» **Prompt**:
The output is the lines below from the one with "What is FOLLOW(<S>)?" through the one with "P ::= epsilon", both included, printed exactly and with no other line.
•••••
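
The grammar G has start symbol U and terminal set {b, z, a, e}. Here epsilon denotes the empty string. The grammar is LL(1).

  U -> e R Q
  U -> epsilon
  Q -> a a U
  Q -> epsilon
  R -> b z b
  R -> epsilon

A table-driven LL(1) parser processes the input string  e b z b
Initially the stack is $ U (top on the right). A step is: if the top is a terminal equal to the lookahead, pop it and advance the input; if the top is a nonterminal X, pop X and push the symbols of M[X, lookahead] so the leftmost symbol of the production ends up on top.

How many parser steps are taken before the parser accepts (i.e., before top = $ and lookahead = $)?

     Stack      Input      Action
  1  $ U        e b z b $  expand U -> e R Q
  2  $ Q R e    e b z b $  match e
  3  $ Q R      b z b $    expand R -> b z b
  4  $ Q b z b  b z b $    match b
  5  $ Q b z    z b $      match z
  6  $ Q b      b $        match b
  7  $ Q        $          expand Q -> epsilon
Accept reached after 7 steps.

7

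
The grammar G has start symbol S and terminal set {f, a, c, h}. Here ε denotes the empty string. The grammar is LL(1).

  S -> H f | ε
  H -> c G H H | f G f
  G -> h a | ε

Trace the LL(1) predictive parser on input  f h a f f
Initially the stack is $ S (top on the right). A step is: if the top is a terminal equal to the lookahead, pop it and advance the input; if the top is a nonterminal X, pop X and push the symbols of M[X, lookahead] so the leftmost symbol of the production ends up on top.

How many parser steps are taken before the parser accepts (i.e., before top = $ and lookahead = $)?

step 1: stack=$ S  input=f h a f f $  — expand S -> H f
step 2: stack=$ f H  input=f h a f f $  — expand H -> f G f
step 3: stack=$ f f G f  input=f h a f f $  — match f
step 4: stack=$ f f G  input=h a f f $  — expand G -> h a
step 5: stack=$ f f a h  input=h a f f $  — match h
step 6: stack=$ f f a  input=a f f $  — match a
step 7: stack=$ f f  input=f f $  — match f
step 8: stack=$ f  input=f $  — match f
Accept reached after 8 steps.

8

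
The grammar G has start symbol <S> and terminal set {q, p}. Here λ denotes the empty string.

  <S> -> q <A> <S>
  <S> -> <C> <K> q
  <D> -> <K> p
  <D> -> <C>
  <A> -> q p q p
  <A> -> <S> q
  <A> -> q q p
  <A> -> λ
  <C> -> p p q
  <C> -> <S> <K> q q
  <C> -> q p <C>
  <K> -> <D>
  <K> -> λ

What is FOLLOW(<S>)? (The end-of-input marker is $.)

{$, p, q}

FIRST(<S>) = {p, q}  (via <C> <K> q)
FIRST(<A>) = {λ, p, q}  (via <S> q)
FIRST(<C>) = {p, q}  (via <S> <K> q q)
FIRST(<D>) = {p, q}  (via <K> p, <C>)
FIRST(<K>) = {λ, p, q}  (via <D>)
FOLLOW(<S>) includes $ since <S> is the start symbol.
FOLLOW(<S>): in <S>->q <A> <S>, the suffix after <S> is empty (adds nothing new); in <A>-><S> q, <S> is followed by q with FIRST {q}; in <C>-><S> <K> q q, <S> is followed by <K> q q with FIRST {p, q}. Thus FOLLOW(<S>) = {$, p, q}.
FOLLOW(<A>): in <S>->q <A> <S>, <A> is followed by <S> with FIRST {p, q}. Thus FOLLOW(<A>) = {p, q}.
FOLLOW(<K>): in <S>-><C> <K> q, <K> is followed by q with FIRST {q}; in <D>-><K> p, <K> is followed by p with FIRST {p}; in <C>-><S> <K> q q, <K> is followed by q q with FIRST {q}. Thus FOLLOW(<K>) = {p, q}.
FOLLOW(<D>): in <K>-><D>, the suffix after <D> is empty, so FOLLOW(<D>) ⊇ FOLLOW(<K>) = {p, q}. Thus FOLLOW(<D>) = {p, q}.
FOLLOW(<C>): in <S>-><C> <K> q, <C> is followed by <K> q with FIRST {p, q}; in <D>-><C>, the suffix after <C> is empty, so FOLLOW(<C>) ⊇ FOLLOW(<D>) = {p, q}; in <C>->q p <C>, the suffix after <C> is empty (adds nothing new). Thus FOLLOW(<C>) = {p, q}.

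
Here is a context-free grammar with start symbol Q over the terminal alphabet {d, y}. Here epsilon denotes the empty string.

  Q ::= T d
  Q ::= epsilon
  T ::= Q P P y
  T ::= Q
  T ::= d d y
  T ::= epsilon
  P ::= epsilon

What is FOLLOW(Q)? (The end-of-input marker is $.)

FIRST(P) = {epsilon}
FIRST(Q) = {epsilon, d, y}  (via T d)
FIRST(T) = {epsilon, d, y}  (via Q P P y, Q)
FOLLOW(Q) includes $ since Q is the start symbol.
FOLLOW(T): in Q::=T d, T is followed by d with FIRST {d}. Thus FOLLOW(T) = {d}.
FOLLOW(Q): in T::=Q P P y, Q is followed by P P y with FIRST {y}; in T::=Q, the suffix after Q is empty, so FOLLOW(Q) ⊇ FOLLOW(T) = {d}. Thus FOLLOW(Q) = {$, d, y}.
FOLLOW(P): in T::=Q P P y (occurrence 1), P is followed by P y with FIRST {y}; in T::=Q P P y (occurrence 2), P is followed by y with FIRST {y}. Thus FOLLOW(P) = {y}.

{$, d, y}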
•••••
» **Solution for this problem**:
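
What is FOLLOW(<S>)? (The end-of-input marker is $.)

{$, p, q}

FIRST(<S>) = {p, q}  (via <C> <K> q)
FIRST(<A>) = {λ, p, q}  (via <S> q)
FIRST(<C>) = {p, q}  (via <S> <K> q q)
FIRST(<D>) = {p, q}  (via <K> p, <C>)
FIRST(<K>) = {λ, p, q}  (via <D>)
FOLLOW(<S>) includes $ since <S> is the start symbol.
FOLLOW(<S>): in <S>->q <A> <S>, the suffix after <S> is empty (adds nothing new); in <A>-><S> q, <S> is followed by q with FIRST {q}; in <C>-><S> <K> q q, <S> is followed by <K> q q with FIRST {p, q}. Thus FOLLOW(<S>) = {$, p, q}.
FOLLOW(<A>): in <S>->q <A> <S>, <A> is followed by <S> with FIRST {p, q}. Thus FOLLOW(<A>) = {p, q}.
FOLLOW(<K>): in <S>-><C> <K> q, <K> is followed by q with FIRST {q}; in <D>-><K> p, <K> is followed by p with FIRST {p}; in <C>-><S> <K> q q, <K> is followed by q q with FIRST {q}. Thus FOLLOW(<K>) = {p, q}.
FOLLOW(<D>): in <K>-><D>, the suffix after <D> is empty, so FOLLOW(<D>) ⊇ FOLLOW(<K>) = {p, q}. Thus FOLLOW(<D>) = {p, q}.
FOLLOW(<C>): in <S>-><C> <K> q, <C> is followed by <K> q with FIRST {p, q}; in <D>-><C>, the suffix after <C> is empty, so FOLLOW(<C>) ⊇ FOLLOW(<D>) = {p, q}; in <C>->q p <C>, the suffix after <C> is empty (adds nothing new). Thus FOLLOW(<C>) = {p, q}.

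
Here is a context-free grammar with start symbol Q over the terminal alphabet {d, y}. Here epsilon denotes the empty string.

  Q ::= T d
  Q ::= epsilon
  T ::= Q P P y
  T ::= Q
  T ::= d d y
  T ::= epsilon
  P ::= epsilon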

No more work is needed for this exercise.